(Saved data entries)
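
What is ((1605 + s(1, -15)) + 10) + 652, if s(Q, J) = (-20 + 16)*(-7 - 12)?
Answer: 2343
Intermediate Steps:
s(Q, J) = 76 (s(Q, J) = -4*(-19) = 76)
((1605 + s(1, -15)) + 10) + 652 = ((1605 + 76) + 10) + 652 = (1681 + 10) + 652 = 1691 + 652 = 2343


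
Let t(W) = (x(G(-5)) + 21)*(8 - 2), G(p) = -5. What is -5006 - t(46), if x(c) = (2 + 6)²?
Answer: -5516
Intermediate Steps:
x(c) = 64 (x(c) = 8² = 64)
t(W) = 510 (t(W) = (64 + 21)*(8 - 2) = 85*6 = 510)
-5006 - t(46) = -5006 - 1*510 = -5006 - 510 = -5516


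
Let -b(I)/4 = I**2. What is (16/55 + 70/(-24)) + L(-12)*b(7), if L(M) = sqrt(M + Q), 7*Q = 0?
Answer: -1733/660 - 392*I*sqrt(3) ≈ -2.6258 - 678.96*I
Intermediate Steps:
Q = 0 (Q = (1/7)*0 = 0)
b(I) = -4*I**2
L(M) = sqrt(M) (L(M) = sqrt(M + 0) = sqrt(M))
(16/55 + 70/(-24)) + L(-12)*b(7) = (16/55 + 70/(-24)) + sqrt(-12)*(-4*7**2) = (16*(1/55) + 70*(-1/24)) + (2*I*sqrt(3))*(-4*49) = (16/55 - 35/12) + (2*I*sqrt(3))*(-196) = -1733/660 - 392*I*sqrt(3)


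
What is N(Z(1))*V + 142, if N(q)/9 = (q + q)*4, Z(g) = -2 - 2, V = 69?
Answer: -19730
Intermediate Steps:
Z(g) = -4
N(q) = 72*q (N(q) = 9*((q + q)*4) = 9*((2*q)*4) = 9*(8*q) = 72*q)
N(Z(1))*V + 142 = (72*(-4))*69 + 142 = -288*69 + 142 = -19872 + 142 = -19730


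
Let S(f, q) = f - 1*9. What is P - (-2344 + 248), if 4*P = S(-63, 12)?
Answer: 2078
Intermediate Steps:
S(f, q) = -9 + f (S(f, q) = f - 9 = -9 + f)
P = -18 (P = (-9 - 63)/4 = (1/4)*(-72) = -18)
P - (-2344 + 248) = -18 - (-2344 + 248) = -18 - 1*(-2096) = -18 + 2096 = 2078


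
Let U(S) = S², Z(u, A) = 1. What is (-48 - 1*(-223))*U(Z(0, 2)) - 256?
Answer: -81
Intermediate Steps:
(-48 - 1*(-223))*U(Z(0, 2)) - 256 = (-48 - 1*(-223))*1² - 256 = (-48 + 223)*1 - 256 = 175*1 - 256 = 175 - 256 = -81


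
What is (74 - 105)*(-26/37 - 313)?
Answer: 359817/37 ≈ 9724.8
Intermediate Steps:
(74 - 105)*(-26/37 - 313) = -31*(-26*1/37 - 313) = -31*(-26/37 - 313) = -31*(-11607/37) = 359817/37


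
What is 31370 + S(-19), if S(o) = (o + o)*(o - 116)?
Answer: 36500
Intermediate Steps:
S(o) = 2*o*(-116 + o) (S(o) = (2*o)*(-116 + o) = 2*o*(-116 + o))
31370 + S(-19) = 31370 + 2*(-19)*(-116 - 19) = 31370 + 2*(-19)*(-135) = 31370 + 5130 = 36500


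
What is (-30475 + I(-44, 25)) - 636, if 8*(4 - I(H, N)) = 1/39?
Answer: -9705385/312 ≈ -31107.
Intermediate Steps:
I(H, N) = 1247/312 (I(H, N) = 4 - 1/8/39 = 4 - 1/8*1/39 = 4 - 1/312 = 1247/312)
(-30475 + I(-44, 25)) - 636 = (-30475 + 1247/312) - 636 = -9506953/312 - 636 = -9705385/312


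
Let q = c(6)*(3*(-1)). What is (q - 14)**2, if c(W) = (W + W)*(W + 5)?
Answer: 168100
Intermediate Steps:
c(W) = 2*W*(5 + W) (c(W) = (2*W)*(5 + W) = 2*W*(5 + W))
q = -396 (q = (2*6*(5 + 6))*(3*(-1)) = (2*6*11)*(-3) = 132*(-3) = -396)
(q - 14)**2 = (-396 - 14)**2 = (-410)**2 = 168100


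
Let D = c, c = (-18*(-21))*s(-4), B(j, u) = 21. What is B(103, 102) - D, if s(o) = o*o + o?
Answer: -4515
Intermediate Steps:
s(o) = o + o**2 (s(o) = o**2 + o = o + o**2)
c = 4536 (c = (-18*(-21))*(-4*(1 - 4)) = 378*(-4*(-3)) = 378*12 = 4536)
D = 4536
B(103, 102) - D = 21 - 1*4536 = 21 - 4536 = -4515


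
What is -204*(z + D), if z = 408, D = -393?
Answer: -3060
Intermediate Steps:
-204*(z + D) = -204*(408 - 393) = -204*15 = -3060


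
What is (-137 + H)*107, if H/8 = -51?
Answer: -58315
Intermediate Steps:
H = -408 (H = 8*(-51) = -408)
(-137 + H)*107 = (-137 - 408)*107 = -545*107 = -58315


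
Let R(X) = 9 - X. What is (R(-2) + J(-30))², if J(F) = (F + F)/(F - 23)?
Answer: 413449/2809 ≈ 147.19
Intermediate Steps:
J(F) = 2*F/(-23 + F) (J(F) = (2*F)/(-23 + F) = 2*F/(-23 + F))
(R(-2) + J(-30))² = ((9 - 1*(-2)) + 2*(-30)/(-23 - 30))² = ((9 + 2) + 2*(-30)/(-53))² = (11 + 2*(-30)*(-1/53))² = (11 + 60/53)² = (643/53)² = 413449/2809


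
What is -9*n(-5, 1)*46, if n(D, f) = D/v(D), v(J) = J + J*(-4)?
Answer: 138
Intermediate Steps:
v(J) = -3*J (v(J) = J - 4*J = -3*J)
n(D, f) = -1/3 (n(D, f) = D/((-3*D)) = D*(-1/(3*D)) = -1/3)
-9*n(-5, 1)*46 = -9*(-1/3)*46 = 3*46 = 138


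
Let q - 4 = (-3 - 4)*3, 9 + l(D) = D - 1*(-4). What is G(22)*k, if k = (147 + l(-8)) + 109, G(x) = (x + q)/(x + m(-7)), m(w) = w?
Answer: 81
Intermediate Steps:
l(D) = -5 + D (l(D) = -9 + (D - 1*(-4)) = -9 + (D + 4) = -9 + (4 + D) = -5 + D)
q = -17 (q = 4 + (-3 - 4)*3 = 4 - 7*3 = 4 - 21 = -17)
G(x) = (-17 + x)/(-7 + x) (G(x) = (x - 17)/(x - 7) = (-17 + x)/(-7 + x))
k = 243 (k = (147 + (-5 - 8)) + 109 = (147 - 13) + 109 = 134 + 109 = 243)
G(22)*k = ((-17 + 22)/(-7 + 22))*243 = (5/15)*243 = ((1/15)*5)*243 = (1/3)*243 = 81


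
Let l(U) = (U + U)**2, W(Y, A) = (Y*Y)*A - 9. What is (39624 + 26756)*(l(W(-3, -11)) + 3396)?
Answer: 3322451760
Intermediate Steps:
W(Y, A) = -9 + A*Y**2 (W(Y, A) = Y**2*A - 9 = A*Y**2 - 9 = -9 + A*Y**2)
l(U) = 4*U**2 (l(U) = (2*U)**2 = 4*U**2)
(39624 + 26756)*(l(W(-3, -11)) + 3396) = (39624 + 26756)*(4*(-9 - 11*(-3)**2)**2 + 3396) = 66380*(4*(-9 - 11*9)**2 + 3396) = 66380*(4*(-9 - 99)**2 + 3396) = 66380*(4*(-108)**2 + 3396) = 66380*(4*11664 + 3396) = 66380*(46656 + 3396) = 66380*50052 = 3322451760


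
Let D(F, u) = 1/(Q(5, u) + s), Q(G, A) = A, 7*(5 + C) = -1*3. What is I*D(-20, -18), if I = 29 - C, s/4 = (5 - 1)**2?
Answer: 241/322 ≈ 0.74845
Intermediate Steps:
C = -38/7 (C = -5 + (-1*3)/7 = -5 + (1/7)*(-3) = -5 - 3/7 = -38/7 ≈ -5.4286)
s = 64 (s = 4*(5 - 1)**2 = 4*4**2 = 4*16 = 64)
I = 241/7 (I = 29 - 1*(-38/7) = 29 + 38/7 = 241/7 ≈ 34.429)
D(F, u) = 1/(64 + u) (D(F, u) = 1/(u + 64) = 1/(64 + u))
I*D(-20, -18) = 241/(7*(64 - 18)) = (241/7)/46 = (241/7)*(1/46) = 241/322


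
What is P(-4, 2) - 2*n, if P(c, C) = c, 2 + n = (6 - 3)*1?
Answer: -6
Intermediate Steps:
n = 1 (n = -2 + (6 - 3)*1 = -2 + 3*1 = -2 + 3 = 1)
P(-4, 2) - 2*n = -4 - 2*1 = -4 - 2 = -6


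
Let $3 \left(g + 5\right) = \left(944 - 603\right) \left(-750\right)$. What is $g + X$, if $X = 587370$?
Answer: $502115$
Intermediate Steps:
$g = -85255$ ($g = -5 + \frac{\left(944 - 603\right) \left(-750\right)}{3} = -5 + \frac{341 \left(-750\right)}{3} = -5 + \frac{1}{3} \left(-255750\right) = -5 - 85250 = -85255$)
$g + X = -85255 + 587370 = 502115$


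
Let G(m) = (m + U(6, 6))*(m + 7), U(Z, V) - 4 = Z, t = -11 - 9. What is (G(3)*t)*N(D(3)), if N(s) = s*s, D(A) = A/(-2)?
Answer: -5850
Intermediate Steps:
t = -20
U(Z, V) = 4 + Z
D(A) = -A/2 (D(A) = A*(-1/2) = -A/2)
N(s) = s**2
G(m) = (7 + m)*(10 + m) (G(m) = (m + (4 + 6))*(m + 7) = (m + 10)*(7 + m) = (10 + m)*(7 + m) = (7 + m)*(10 + m))
(G(3)*t)*N(D(3)) = ((70 + 3**2 + 17*3)*(-20))*(-1/2*3)**2 = ((70 + 9 + 51)*(-20))*(-3/2)**2 = (130*(-20))*(9/4) = -2600*9/4 = -5850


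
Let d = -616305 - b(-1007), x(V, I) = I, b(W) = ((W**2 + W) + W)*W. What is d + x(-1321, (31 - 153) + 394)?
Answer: 1018503212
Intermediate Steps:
b(W) = W*(W**2 + 2*W) (b(W) = ((W + W**2) + W)*W = (W**2 + 2*W)*W = W*(W**2 + 2*W))
d = 1018502940 (d = -616305 - (-1007)**2*(2 - 1007) = -616305 - 1014049*(-1005) = -616305 - 1*(-1019119245) = -616305 + 1019119245 = 1018502940)
d + x(-1321, (31 - 153) + 394) = 1018502940 + ((31 - 153) + 394) = 1018502940 + (-122 + 394) = 1018502940 + 272 = 1018503212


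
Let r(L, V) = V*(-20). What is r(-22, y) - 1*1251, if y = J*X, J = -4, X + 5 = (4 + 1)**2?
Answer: 349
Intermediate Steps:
X = 20 (X = -5 + (4 + 1)**2 = -5 + 5**2 = -5 + 25 = 20)
y = -80 (y = -4*20 = -80)
r(L, V) = -20*V
r(-22, y) - 1*1251 = -20*(-80) - 1*1251 = 1600 - 1251 = 349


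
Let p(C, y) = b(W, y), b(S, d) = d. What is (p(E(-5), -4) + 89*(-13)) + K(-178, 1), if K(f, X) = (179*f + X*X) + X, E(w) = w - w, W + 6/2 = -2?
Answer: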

• INSTRUCTIONS TO FOLLOW: Output, exactly and in full, the lines from the start of the entries above through the line that contains "Answer: -1733/660 - 392*I*sqrt(3)".

• ANSWER:
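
What is ((1605 + s(1, -15)) + 10) + 652, if s(Q, J) = (-20 + 16)*(-7 - 12)?
Answer: 2343
Intermediate Steps:
s(Q, J) = 76 (s(Q, J) = -4*(-19) = 76)
((1605 + s(1, -15)) + 10) + 652 = ((1605 + 76) + 10) + 652 = (1681 + 10) + 652 = 1691 + 652 = 2343


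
Let t(W) = (x(G(-5)) + 21)*(8 - 2), G(p) = -5. What is -5006 - t(46), if x(c) = (2 + 6)²?
Answer: -5516
Intermediate Steps:
x(c) = 64 (x(c) = 8² = 64)
t(W) = 510 (t(W) = (64 + 21)*(8 - 2) = 85*6 = 510)
-5006 - t(46) = -5006 - 1*510 = -5006 - 510 = -5516


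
Let -b(I)/4 = I**2. What is (16/55 + 70/(-24)) + L(-12)*b(7), if L(M) = sqrt(M + Q), 7*Q = 0?
Answer: -1733/660 - 392*I*sqrt(3) ≈ -2.6258 - 678.96*I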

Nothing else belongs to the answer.